__LISTED ENTRIES__

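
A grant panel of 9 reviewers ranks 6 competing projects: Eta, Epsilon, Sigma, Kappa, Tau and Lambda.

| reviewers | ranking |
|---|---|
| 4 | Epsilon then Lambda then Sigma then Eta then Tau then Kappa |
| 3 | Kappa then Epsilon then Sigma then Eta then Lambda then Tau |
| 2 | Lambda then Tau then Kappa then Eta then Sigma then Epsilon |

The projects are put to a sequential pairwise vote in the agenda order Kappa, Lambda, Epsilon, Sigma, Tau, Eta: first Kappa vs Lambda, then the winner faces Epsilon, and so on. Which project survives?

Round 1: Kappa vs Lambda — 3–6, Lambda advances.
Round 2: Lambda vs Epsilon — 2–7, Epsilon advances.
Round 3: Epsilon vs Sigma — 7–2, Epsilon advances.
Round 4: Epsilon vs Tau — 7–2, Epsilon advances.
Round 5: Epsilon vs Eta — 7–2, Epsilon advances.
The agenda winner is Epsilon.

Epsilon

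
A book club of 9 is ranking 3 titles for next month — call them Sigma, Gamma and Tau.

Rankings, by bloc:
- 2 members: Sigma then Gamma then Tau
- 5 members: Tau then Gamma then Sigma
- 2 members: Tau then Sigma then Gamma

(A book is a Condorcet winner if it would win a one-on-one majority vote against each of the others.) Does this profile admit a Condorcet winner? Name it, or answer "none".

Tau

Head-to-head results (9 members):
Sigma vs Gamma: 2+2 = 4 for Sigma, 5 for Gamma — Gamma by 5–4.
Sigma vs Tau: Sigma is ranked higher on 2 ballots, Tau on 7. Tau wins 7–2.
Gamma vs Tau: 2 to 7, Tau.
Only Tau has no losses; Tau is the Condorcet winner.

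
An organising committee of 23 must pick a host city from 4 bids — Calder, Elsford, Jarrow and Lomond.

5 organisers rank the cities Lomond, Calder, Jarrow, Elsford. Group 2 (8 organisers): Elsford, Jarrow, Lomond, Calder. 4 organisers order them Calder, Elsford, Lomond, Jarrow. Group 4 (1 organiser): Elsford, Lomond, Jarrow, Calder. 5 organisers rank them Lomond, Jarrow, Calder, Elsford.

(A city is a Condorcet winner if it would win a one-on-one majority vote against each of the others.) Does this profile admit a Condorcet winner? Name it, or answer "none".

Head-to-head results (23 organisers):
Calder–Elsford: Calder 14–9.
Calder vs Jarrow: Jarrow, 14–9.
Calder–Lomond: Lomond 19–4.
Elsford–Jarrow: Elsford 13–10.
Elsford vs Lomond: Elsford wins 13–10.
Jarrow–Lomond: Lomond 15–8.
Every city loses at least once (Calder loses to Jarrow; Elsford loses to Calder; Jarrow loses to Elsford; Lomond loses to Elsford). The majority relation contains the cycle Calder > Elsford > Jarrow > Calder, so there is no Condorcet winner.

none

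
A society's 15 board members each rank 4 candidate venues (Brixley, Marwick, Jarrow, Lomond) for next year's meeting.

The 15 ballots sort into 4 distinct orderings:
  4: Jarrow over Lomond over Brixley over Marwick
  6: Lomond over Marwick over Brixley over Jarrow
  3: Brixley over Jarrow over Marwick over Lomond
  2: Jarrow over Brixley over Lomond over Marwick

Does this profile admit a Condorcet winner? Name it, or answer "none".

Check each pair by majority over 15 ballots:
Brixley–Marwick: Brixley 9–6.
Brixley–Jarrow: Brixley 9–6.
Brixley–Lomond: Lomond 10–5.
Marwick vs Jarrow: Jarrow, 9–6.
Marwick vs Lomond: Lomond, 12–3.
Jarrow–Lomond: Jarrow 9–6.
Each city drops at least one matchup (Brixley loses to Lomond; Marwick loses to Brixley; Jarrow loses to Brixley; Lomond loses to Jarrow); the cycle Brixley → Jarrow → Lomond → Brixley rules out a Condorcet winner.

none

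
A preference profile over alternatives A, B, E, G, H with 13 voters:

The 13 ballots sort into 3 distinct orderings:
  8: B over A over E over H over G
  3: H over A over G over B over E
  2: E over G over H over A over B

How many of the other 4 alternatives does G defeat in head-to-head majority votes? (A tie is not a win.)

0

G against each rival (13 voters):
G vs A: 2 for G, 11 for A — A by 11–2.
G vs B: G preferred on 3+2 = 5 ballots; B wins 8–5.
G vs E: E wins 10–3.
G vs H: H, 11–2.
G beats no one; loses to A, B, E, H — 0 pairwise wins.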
...
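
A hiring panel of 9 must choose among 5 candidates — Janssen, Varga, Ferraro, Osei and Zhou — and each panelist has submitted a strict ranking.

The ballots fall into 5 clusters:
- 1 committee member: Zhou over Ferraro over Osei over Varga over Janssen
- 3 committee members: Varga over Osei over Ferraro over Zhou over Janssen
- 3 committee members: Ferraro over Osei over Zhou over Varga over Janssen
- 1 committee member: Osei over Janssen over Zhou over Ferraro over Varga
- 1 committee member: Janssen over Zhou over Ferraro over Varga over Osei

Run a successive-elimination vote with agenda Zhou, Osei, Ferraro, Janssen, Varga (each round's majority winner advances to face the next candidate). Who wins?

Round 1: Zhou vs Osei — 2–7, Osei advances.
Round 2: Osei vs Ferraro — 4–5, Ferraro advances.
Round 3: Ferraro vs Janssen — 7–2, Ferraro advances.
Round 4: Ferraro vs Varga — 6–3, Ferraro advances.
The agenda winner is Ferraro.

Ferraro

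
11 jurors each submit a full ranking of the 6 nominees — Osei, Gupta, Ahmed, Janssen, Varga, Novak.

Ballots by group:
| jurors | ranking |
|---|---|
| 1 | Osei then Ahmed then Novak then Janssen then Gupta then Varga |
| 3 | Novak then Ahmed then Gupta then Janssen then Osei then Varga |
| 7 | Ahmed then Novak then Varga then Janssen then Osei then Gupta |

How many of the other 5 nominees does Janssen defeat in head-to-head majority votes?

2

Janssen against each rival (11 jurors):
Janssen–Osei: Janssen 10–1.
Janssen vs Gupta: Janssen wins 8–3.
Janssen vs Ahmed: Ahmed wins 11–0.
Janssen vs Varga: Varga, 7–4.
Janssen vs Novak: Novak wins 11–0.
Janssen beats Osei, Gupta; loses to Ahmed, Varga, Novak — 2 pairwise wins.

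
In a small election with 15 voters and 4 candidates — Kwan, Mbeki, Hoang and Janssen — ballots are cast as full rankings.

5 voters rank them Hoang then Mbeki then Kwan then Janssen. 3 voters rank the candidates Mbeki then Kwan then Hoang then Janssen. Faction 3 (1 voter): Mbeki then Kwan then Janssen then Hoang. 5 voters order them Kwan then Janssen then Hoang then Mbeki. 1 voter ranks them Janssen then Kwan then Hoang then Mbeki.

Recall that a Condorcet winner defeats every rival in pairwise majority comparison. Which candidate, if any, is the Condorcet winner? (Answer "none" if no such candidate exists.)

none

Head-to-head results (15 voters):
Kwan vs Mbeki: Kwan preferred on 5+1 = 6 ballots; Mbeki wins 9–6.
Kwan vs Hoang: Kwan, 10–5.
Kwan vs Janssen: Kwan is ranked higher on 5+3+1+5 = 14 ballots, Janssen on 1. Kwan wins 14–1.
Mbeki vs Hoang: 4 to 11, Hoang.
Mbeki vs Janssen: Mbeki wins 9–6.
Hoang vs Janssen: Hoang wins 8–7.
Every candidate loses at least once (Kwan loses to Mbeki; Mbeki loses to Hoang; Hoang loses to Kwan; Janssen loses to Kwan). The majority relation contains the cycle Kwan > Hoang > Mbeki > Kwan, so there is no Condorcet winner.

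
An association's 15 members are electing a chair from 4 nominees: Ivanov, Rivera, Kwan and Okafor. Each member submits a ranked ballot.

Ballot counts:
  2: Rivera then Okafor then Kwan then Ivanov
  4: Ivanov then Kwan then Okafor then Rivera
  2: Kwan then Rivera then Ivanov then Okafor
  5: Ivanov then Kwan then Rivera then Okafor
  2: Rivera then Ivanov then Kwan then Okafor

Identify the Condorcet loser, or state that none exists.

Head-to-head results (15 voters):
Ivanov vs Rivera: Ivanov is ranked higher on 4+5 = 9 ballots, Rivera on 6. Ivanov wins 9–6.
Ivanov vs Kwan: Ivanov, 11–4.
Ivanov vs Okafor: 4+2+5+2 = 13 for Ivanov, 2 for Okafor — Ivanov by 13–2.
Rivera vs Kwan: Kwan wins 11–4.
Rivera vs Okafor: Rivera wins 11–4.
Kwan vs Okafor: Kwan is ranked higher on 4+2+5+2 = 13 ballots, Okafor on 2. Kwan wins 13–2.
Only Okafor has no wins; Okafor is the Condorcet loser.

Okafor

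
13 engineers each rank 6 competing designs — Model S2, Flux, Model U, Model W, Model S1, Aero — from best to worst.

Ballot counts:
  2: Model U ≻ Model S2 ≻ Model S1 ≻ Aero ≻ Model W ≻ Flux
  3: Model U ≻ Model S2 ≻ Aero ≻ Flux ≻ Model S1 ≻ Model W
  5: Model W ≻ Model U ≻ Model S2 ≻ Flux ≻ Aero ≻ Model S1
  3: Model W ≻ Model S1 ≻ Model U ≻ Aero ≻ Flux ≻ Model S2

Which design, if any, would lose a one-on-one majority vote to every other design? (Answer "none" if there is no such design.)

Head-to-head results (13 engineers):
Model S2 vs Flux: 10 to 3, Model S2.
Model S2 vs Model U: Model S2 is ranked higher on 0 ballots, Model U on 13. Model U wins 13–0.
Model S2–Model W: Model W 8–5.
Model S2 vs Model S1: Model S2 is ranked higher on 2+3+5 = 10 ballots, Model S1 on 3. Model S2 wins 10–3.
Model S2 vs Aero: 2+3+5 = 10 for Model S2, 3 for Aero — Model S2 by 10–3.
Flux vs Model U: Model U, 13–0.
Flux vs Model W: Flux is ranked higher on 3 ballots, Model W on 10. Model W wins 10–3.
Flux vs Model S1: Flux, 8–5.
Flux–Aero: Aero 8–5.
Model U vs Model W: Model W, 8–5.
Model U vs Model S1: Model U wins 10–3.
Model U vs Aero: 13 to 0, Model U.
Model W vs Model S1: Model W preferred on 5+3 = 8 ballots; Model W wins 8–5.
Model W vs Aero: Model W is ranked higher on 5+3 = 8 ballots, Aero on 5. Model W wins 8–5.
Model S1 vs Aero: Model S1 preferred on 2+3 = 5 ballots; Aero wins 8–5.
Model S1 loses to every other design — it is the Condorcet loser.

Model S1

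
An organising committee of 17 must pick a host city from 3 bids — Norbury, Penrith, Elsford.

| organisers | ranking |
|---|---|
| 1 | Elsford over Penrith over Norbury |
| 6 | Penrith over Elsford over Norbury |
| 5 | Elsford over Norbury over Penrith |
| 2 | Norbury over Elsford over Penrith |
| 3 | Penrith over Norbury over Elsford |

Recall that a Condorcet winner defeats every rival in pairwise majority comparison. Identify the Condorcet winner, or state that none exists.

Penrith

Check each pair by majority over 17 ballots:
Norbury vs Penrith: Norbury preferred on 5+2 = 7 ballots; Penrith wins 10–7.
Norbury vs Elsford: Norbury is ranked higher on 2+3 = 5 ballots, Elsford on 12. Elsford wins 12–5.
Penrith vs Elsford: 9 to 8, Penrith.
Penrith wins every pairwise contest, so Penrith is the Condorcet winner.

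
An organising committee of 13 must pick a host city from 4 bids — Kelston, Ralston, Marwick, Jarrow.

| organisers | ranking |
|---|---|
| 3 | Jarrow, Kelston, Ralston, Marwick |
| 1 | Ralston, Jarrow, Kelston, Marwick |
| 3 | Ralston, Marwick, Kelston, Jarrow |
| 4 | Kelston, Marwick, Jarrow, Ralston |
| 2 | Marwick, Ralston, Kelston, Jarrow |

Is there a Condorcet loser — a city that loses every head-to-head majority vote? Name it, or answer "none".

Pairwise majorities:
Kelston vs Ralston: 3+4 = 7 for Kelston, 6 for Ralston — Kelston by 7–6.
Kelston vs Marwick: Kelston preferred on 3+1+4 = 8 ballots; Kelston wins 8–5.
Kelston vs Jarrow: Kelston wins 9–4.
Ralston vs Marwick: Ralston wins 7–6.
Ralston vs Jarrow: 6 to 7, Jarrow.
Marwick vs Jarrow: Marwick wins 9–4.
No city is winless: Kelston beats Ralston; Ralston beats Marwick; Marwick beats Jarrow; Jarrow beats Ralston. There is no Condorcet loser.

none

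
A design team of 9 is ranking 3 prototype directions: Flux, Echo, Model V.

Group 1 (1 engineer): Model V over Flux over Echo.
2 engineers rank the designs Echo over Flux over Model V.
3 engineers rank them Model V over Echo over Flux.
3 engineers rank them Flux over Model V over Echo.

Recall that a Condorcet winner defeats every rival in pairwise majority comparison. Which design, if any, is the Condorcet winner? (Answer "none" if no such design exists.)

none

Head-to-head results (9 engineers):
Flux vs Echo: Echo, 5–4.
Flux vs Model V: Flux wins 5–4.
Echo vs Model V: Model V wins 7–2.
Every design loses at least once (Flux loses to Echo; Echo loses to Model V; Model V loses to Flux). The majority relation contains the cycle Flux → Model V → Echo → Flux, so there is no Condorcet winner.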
==
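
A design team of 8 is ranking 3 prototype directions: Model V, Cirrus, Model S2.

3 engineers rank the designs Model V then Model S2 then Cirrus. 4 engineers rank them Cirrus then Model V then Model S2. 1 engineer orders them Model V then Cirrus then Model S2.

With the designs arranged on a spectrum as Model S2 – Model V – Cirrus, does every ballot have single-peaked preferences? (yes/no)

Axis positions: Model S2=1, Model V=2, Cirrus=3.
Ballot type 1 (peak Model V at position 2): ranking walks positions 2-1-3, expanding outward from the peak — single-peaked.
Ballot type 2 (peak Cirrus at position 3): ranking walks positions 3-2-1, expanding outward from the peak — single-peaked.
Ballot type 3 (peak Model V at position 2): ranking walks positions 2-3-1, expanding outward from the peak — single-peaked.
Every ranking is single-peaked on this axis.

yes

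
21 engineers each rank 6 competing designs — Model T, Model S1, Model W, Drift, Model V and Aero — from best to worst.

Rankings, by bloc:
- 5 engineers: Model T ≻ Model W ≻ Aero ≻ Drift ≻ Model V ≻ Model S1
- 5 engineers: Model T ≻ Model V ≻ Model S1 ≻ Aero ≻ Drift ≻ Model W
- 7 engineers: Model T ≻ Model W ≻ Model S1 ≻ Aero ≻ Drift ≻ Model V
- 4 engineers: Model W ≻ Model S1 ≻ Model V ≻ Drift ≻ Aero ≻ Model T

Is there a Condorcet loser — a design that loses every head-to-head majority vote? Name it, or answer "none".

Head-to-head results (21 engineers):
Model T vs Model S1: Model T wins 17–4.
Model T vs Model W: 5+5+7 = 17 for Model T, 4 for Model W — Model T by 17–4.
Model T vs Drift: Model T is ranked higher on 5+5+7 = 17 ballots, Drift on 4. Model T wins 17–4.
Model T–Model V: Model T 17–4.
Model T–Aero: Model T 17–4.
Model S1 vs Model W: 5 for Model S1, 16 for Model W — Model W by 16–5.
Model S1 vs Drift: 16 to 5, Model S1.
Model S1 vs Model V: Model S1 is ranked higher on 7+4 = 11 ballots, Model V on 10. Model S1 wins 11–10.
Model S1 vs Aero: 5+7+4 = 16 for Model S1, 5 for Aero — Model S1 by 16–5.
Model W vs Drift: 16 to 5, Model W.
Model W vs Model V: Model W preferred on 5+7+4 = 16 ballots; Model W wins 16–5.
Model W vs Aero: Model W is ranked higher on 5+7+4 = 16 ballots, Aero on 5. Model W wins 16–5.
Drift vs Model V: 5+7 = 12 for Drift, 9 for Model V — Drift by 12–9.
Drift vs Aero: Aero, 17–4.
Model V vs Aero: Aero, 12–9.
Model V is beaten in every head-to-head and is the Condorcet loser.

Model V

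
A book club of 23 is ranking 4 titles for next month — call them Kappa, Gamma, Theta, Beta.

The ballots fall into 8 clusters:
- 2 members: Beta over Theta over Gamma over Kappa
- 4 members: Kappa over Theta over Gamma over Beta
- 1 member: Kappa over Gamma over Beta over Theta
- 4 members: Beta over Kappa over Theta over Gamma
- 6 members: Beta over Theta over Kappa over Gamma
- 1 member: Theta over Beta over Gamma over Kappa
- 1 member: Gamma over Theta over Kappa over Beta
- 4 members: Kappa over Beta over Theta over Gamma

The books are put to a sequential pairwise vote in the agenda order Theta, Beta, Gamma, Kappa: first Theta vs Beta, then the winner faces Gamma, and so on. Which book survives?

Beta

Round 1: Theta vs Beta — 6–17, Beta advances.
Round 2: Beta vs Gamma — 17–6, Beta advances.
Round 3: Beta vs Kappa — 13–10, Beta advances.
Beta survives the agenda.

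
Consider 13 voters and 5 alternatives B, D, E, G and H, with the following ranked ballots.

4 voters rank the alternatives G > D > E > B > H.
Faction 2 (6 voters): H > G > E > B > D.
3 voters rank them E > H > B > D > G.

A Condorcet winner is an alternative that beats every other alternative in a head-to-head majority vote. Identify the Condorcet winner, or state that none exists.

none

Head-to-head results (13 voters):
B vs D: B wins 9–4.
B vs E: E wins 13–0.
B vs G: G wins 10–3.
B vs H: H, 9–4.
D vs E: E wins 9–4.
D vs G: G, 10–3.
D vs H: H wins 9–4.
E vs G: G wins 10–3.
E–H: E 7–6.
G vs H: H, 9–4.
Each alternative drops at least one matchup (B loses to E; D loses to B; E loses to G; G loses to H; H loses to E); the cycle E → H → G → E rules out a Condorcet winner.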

__WORK ITEM__
Keep both end lines and retype everything in the records above from the line containing "11 jurors each" through the line containing "2: Rivera then Ivanov then Kwan then Okafor", exactly, with nothing else.

__RESPONSE BELOW__
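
11 jurors each submit a full ranking of the 6 nominees — Osei, Gupta, Ahmed, Janssen, Varga, Novak.

Ballots by group:
| jurors | ranking |
|---|---|
| 1 | Osei then Ahmed then Novak then Janssen then Gupta then Varga |
| 3 | Novak then Ahmed then Gupta then Janssen then Osei then Varga |
| 7 | Ahmed then Novak then Varga then Janssen then Osei then Gupta |

How many of the other 5 nominees does Janssen defeat in head-to-head majority votes?

2

Janssen against each rival (11 jurors):
Janssen–Osei: Janssen 10–1.
Janssen vs Gupta: Janssen wins 8–3.
Janssen vs Ahmed: Ahmed wins 11–0.
Janssen vs Varga: Varga, 7–4.
Janssen vs Novak: Novak wins 11–0.
Janssen beats Osei, Gupta; loses to Ahmed, Varga, Novak — 2 pairwise wins.

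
In a small election with 15 voters and 4 candidates — Kwan, Mbeki, Hoang and Janssen — ballots are cast as full rankings.

5 voters rank them Hoang then Mbeki then Kwan then Janssen. 3 voters rank the candidates Mbeki then Kwan then Hoang then Janssen. Faction 3 (1 voter): Mbeki then Kwan then Janssen then Hoang. 5 voters order them Kwan then Janssen then Hoang then Mbeki. 1 voter ranks them Janssen then Kwan then Hoang then Mbeki.

Recall that a Condorcet winner defeats every rival in pairwise majority comparison. Which candidate, if any, is the Condorcet winner? (Answer "none" if no such candidate exists.)

none

Head-to-head results (15 voters):
Kwan vs Mbeki: Kwan preferred on 5+1 = 6 ballots; Mbeki wins 9–6.
Kwan vs Hoang: Kwan, 10–5.
Kwan vs Janssen: Kwan is ranked higher on 5+3+1+5 = 14 ballots, Janssen on 1. Kwan wins 14–1.
Mbeki vs Hoang: 4 to 11, Hoang.
Mbeki vs Janssen: Mbeki wins 9–6.
Hoang vs Janssen: Hoang wins 8–7.
Every candidate loses at least once (Kwan loses to Mbeki; Mbeki loses to Hoang; Hoang loses to Kwan; Janssen loses to Kwan). The majority relation contains the cycle Kwan > Hoang > Mbeki > Kwan, so there is no Condorcet winner.

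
An association's 15 members are electing a chair from 4 nominees: Ivanov, Rivera, Kwan and Okafor. Each member submits a ranked ballot.

Ballot counts:
  2: Rivera then Okafor then Kwan then Ivanov
  4: Ivanov then Kwan then Okafor then Rivera
  2: Kwan then Rivera then Ivanov then Okafor
  5: Ivanov then Kwan then Rivera then Okafor
  2: Rivera then Ivanov then Kwan then Okafor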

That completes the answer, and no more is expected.